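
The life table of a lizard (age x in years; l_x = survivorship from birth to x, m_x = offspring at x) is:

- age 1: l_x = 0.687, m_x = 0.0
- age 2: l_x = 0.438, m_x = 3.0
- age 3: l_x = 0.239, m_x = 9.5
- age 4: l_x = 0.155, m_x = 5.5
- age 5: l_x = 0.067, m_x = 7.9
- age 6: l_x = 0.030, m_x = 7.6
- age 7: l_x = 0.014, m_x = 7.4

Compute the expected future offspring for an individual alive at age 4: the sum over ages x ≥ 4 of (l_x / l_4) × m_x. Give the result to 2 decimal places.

11.05

l_4 = 0.155. Conditional survival from age 4 to x is l_x / l_4.
  x=4: (0.155/0.155) × 5.5 = 5.5000
  x=5: (0.067/0.155) × 7.9 = 3.4148
  x=6: (0.030/0.155) × 7.6 = 1.4710
  x=7: (0.014/0.155) × 7.4 = 0.6684
Sum = 5.5000 + 3.4148 + 1.4710 + 0.6684 = 11.0542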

WORK ORDER –
Output the listing above in full, exactly as written.

RESPONSE BELOW –
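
The life table of a lizard (age x in years; l_x = survivorship from birth to x, m_x = offspring at x) is:

- age 1: l_x = 0.687, m_x = 0.0
- age 2: l_x = 0.438, m_x = 3.0
- age 3: l_x = 0.239, m_x = 9.5
- age 4: l_x = 0.155, m_x = 5.5
- age 5: l_x = 0.067, m_x = 7.9
- age 6: l_x = 0.030, m_x = 7.6
- age 7: l_x = 0.014, m_x = 7.4

Compute the expected future offspring for an individual alive at age 4: the sum over ages x ≥ 4 of (l_x / l_4) × m_x. Give the result to 2 decimal places.

11.05

l_4 = 0.155. Conditional survival from age 4 to x is l_x / l_4.
  x=4: (0.155/0.155) × 5.5 = 5.5000
  x=5: (0.067/0.155) × 7.9 = 3.4148
  x=6: (0.030/0.155) × 7.6 = 1.4710
  x=7: (0.014/0.155) × 7.4 = 0.6684
Sum = 5.5000 + 3.4148 + 1.4710 + 0.6684 = 11.0542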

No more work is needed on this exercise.